# YOUR INSTRUCTIONS
Give the entries again, precisely as they were written.
=== Section Start ===
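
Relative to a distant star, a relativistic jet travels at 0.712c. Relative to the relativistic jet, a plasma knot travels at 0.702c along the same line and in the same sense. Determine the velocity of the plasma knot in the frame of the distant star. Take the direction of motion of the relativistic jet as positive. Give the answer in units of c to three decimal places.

With v = 0.712 and u' = 0.702 (in units of c),
u = (u' + v)/(1 + u'v/c²):
u = (0.702 + 0.712) / (1 + 0.702·0.712) = 1.4140/1.4998 = 0.9428

0.943c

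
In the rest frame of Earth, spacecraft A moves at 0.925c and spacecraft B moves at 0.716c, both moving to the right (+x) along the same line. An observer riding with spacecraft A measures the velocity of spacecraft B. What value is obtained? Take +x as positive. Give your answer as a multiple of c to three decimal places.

β_A = 0.925, β_B = 0.716.
Transform to A's frame with the inverse velocity-addition law: u' = (u − v)/(1 − uv/c²), taking u = β_B and v = β_A.
u' = (0.716 − 0.925) / (1 − (0.925)(0.716)) = -0.2090/0.3377 = -0.6189.

-0.619c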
=== Section End ===
# TASK ANSWER
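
Relative to a distant star, a relativistic jet travels at 0.712c. Relative to the relativistic jet, a plasma knot travels at 0.702c along the same line and in the same sense. Determine the velocity of the plasma knot in the frame of the distant star. Take the direction of motion of the relativistic jet as positive. Give the answer in units of c to three decimal places.

With v = 0.712 and u' = 0.702 (in units of c),
u = (u' + v)/(1 + u'v/c²):
u = (0.702 + 0.712) / (1 + 0.702·0.712) = 1.4140/1.4998 = 0.9428

0.943c

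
In the rest frame of Earth, spacecraft A moves at 0.925c and spacecraft B moves at 0.716c, both moving to the right (+x) along the same line. An observer riding with spacecraft A measures the velocity of spacecraft B. What value is obtained? Take +x as positive. Give your answer as a multiple of c to three decimal places.

β_A = 0.925, β_B = 0.716.
Transform to A's frame with the inverse velocity-addition law: u' = (u − v)/(1 − uv/c²), taking u = β_B and v = β_A.
u' = (0.716 − 0.925) / (1 − (0.925)(0.716)) = -0.2090/0.3377 = -0.6189.

-0.619c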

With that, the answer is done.